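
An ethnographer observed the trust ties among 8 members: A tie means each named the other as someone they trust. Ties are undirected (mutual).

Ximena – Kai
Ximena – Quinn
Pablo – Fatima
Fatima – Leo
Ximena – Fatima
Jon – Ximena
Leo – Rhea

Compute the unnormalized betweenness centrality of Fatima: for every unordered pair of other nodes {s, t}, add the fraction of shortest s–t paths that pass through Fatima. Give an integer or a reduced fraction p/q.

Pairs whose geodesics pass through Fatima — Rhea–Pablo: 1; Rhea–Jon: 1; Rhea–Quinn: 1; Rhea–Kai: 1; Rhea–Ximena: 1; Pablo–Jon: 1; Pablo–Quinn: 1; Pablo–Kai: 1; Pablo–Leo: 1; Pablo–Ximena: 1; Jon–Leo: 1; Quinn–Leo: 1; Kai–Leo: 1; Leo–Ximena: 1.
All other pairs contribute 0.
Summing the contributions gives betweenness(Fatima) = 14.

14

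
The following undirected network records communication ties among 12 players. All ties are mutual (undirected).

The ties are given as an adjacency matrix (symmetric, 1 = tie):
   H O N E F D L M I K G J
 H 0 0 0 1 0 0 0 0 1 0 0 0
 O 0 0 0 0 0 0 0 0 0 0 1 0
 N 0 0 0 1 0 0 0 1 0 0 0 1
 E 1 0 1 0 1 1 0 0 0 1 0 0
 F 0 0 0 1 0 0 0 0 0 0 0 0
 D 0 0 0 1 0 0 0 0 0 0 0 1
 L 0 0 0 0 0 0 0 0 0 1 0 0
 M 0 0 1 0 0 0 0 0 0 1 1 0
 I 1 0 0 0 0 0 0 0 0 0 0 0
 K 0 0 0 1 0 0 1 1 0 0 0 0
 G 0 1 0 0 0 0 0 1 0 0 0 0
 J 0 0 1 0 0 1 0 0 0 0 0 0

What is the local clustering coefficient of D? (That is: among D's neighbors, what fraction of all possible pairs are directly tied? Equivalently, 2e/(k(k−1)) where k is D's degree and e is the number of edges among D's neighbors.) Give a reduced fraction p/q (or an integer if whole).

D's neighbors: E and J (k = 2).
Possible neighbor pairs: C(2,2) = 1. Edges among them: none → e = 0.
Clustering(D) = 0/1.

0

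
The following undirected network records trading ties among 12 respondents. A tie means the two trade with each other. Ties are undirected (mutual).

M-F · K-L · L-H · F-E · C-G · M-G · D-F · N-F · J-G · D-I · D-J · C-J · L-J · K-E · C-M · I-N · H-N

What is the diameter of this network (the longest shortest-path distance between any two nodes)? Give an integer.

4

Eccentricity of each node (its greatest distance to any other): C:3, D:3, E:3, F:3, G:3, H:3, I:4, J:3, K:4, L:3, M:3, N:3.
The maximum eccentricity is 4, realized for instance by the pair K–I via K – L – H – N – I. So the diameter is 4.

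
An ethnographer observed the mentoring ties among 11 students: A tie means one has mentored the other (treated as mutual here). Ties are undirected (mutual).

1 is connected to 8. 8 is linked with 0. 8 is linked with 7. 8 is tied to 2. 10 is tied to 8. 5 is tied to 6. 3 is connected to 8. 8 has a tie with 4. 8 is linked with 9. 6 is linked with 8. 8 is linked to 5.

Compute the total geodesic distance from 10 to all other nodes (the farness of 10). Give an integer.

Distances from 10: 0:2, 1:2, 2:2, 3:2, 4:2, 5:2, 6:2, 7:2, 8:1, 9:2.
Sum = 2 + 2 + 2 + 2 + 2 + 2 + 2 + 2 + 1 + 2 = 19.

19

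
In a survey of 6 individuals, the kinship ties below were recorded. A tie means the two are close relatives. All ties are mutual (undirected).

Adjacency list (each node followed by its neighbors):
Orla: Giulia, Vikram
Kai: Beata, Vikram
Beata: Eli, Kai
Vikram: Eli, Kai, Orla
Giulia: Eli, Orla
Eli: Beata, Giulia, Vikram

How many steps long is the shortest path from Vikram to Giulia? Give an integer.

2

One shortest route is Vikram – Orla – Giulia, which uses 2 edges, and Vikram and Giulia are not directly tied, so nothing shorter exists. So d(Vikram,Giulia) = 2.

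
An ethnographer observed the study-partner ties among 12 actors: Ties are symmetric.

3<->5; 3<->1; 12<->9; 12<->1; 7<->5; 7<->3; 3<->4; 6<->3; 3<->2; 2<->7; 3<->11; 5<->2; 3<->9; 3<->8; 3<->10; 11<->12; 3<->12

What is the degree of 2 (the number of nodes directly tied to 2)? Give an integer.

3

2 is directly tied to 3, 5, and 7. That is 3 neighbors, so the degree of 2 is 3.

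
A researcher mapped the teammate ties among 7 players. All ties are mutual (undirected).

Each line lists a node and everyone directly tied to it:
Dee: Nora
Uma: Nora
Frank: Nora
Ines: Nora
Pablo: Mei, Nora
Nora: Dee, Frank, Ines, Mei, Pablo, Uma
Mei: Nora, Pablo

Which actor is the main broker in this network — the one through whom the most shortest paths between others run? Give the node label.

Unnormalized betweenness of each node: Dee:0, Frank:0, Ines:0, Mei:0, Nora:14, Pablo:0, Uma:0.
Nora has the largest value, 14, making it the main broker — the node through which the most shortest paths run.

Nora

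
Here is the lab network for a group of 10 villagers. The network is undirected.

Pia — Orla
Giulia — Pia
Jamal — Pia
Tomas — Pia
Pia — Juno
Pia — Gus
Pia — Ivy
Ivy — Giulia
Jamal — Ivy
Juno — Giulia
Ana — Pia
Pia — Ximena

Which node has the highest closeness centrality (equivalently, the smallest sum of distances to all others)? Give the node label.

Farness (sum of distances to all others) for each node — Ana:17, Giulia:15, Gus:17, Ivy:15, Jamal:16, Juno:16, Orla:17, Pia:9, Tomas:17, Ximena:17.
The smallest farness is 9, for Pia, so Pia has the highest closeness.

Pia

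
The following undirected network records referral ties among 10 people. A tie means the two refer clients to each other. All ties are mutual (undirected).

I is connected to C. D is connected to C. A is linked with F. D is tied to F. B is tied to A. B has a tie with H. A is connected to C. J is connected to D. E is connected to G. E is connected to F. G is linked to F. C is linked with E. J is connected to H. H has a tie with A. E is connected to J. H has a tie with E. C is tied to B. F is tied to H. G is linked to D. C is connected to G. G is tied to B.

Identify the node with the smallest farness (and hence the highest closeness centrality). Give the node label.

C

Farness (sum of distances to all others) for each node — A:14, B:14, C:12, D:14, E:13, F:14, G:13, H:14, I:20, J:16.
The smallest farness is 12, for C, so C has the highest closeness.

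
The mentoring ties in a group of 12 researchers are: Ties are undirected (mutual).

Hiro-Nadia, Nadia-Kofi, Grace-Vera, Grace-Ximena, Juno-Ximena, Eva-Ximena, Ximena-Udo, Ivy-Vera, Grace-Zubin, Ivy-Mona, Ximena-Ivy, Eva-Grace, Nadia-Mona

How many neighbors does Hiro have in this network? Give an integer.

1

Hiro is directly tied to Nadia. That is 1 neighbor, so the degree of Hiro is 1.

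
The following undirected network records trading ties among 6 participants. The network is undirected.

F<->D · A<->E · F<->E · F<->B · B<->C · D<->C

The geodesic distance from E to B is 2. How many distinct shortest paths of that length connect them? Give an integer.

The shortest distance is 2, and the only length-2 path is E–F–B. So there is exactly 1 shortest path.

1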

──────────

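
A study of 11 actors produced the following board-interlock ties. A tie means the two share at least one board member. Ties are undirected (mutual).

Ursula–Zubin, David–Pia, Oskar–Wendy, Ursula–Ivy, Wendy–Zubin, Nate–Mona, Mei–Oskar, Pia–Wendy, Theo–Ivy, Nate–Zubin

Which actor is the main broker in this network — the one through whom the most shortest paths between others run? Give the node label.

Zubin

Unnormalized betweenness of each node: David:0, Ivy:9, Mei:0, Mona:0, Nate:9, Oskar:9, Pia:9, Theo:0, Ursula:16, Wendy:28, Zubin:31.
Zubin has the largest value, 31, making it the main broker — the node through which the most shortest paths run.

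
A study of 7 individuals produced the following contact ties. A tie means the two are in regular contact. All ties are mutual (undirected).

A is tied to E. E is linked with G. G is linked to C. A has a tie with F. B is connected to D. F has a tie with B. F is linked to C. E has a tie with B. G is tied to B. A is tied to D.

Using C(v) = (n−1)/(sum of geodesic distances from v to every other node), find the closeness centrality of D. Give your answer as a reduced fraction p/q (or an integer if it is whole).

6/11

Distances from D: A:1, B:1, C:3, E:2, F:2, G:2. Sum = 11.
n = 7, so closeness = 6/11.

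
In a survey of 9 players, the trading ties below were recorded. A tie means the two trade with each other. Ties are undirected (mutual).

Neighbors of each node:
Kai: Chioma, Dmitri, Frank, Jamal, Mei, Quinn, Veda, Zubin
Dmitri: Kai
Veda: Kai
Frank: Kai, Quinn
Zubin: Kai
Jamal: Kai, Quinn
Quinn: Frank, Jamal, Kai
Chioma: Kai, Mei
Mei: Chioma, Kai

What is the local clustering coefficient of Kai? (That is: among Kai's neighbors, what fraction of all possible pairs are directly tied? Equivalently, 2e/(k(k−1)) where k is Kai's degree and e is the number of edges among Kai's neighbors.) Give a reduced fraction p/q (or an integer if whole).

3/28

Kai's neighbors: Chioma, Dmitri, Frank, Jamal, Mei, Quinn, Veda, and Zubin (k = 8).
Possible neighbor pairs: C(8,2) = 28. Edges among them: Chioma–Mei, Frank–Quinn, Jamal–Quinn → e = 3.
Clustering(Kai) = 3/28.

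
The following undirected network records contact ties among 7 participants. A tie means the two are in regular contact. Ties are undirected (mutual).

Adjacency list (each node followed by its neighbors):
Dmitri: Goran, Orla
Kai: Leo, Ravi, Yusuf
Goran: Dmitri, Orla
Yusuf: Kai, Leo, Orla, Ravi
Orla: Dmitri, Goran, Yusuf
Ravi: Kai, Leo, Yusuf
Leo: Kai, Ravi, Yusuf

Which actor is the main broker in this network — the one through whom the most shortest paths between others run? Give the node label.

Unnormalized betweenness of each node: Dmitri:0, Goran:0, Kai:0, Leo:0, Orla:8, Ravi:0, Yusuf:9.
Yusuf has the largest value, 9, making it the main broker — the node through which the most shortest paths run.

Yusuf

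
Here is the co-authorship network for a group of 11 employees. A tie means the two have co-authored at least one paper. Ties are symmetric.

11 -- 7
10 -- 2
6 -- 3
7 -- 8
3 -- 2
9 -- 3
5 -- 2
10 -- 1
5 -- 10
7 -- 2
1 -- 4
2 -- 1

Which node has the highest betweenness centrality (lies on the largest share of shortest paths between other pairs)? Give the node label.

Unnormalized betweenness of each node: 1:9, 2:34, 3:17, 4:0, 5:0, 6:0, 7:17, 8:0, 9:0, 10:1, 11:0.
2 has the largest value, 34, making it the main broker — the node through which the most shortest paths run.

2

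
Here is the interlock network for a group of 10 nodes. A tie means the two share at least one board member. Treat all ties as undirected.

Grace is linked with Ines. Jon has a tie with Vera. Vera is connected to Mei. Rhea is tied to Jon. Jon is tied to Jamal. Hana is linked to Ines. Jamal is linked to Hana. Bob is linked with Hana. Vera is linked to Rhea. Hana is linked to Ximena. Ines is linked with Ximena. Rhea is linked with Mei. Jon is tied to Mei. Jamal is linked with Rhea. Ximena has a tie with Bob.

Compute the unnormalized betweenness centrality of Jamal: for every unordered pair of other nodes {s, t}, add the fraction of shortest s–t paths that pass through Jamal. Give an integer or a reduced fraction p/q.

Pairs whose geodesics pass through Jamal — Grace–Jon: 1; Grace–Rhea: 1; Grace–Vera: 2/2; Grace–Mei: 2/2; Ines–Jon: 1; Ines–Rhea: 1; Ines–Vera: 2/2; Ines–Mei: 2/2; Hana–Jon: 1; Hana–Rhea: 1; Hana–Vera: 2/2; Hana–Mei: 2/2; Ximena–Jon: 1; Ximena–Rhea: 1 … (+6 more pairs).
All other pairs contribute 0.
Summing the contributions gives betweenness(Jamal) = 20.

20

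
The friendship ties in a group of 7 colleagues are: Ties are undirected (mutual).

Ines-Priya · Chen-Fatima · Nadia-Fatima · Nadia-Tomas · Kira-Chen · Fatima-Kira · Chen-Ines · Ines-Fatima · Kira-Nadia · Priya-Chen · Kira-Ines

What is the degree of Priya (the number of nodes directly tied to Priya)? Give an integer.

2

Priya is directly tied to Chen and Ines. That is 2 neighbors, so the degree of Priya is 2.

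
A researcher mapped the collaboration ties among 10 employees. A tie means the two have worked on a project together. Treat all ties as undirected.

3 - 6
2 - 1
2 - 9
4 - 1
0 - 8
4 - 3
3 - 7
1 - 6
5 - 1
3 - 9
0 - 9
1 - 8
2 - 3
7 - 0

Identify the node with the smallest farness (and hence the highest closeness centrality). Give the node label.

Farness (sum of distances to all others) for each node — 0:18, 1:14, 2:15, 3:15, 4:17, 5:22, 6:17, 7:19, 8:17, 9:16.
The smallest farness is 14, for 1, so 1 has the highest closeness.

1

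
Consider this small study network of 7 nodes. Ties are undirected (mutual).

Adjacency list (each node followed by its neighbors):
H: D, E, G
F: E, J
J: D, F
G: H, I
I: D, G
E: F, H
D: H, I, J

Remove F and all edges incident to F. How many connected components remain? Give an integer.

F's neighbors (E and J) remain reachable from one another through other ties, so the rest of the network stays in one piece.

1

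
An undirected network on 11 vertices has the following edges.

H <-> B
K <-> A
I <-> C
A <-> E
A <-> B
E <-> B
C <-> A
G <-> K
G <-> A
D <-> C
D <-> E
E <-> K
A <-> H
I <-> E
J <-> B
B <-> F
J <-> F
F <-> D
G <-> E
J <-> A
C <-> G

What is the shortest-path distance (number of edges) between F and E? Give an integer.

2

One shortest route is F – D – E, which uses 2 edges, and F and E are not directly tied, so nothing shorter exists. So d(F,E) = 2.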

──────────

* _EXERCISE BRIEF_: Among the entries above, the line containing "An ethnographer observed the trust", the line containing "J 0 0 1 0 0 1 0 0 0 0 0 0", and all lines between them are to be restated word for word; nothing else belongs in the reply.

* _ANSWER BELOW_:
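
An ethnographer observed the trust ties among 8 members: A tie means each named the other as someone they trust. Ties are undirected (mutual).

Ximena – Kai
Ximena – Quinn
Pablo – Fatima
Fatima – Leo
Ximena – Fatima
Jon – Ximena
Leo – Rhea

Compute the unnormalized betweenness centrality of Fatima: for every unordered pair of other nodes {s, t}, add the fraction of shortest s–t paths that pass through Fatima. Give an integer or a reduced fraction p/q.

Pairs whose geodesics pass through Fatima — Rhea–Pablo: 1; Rhea–Jon: 1; Rhea–Quinn: 1; Rhea–Kai: 1; Rhea–Ximena: 1; Pablo–Jon: 1; Pablo–Quinn: 1; Pablo–Kai: 1; Pablo–Leo: 1; Pablo–Ximena: 1; Jon–Leo: 1; Quinn–Leo: 1; Kai–Leo: 1; Leo–Ximena: 1.
All other pairs contribute 0.
Summing the contributions gives betweenness(Fatima) = 14.

14

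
The following undirected network records communication ties among 12 players. All ties are mutual (undirected).

The ties are given as an adjacency matrix (symmetric, 1 = tie):
   H O N E F D L M I K G J
 H 0 0 0 1 0 0 0 0 1 0 0 0
 O 0 0 0 0 0 0 0 0 0 0 1 0
 N 0 0 0 1 0 0 0 1 0 0 0 1
 E 1 0 1 0 1 1 0 0 0 1 0 0
 F 0 0 0 1 0 0 0 0 0 0 0 0
 D 0 0 0 1 0 0 0 0 0 0 0 1
 L 0 0 0 0 0 0 0 0 0 1 0 0
 M 0 0 1 0 0 0 0 0 0 1 1 0
 I 1 0 0 0 0 0 0 0 0 0 0 0
 K 0 0 0 1 0 0 1 1 0 0 0 0
 G 0 1 0 0 0 0 0 1 0 0 0 0
 J 0 0 1 0 0 1 0 0 0 0 0 0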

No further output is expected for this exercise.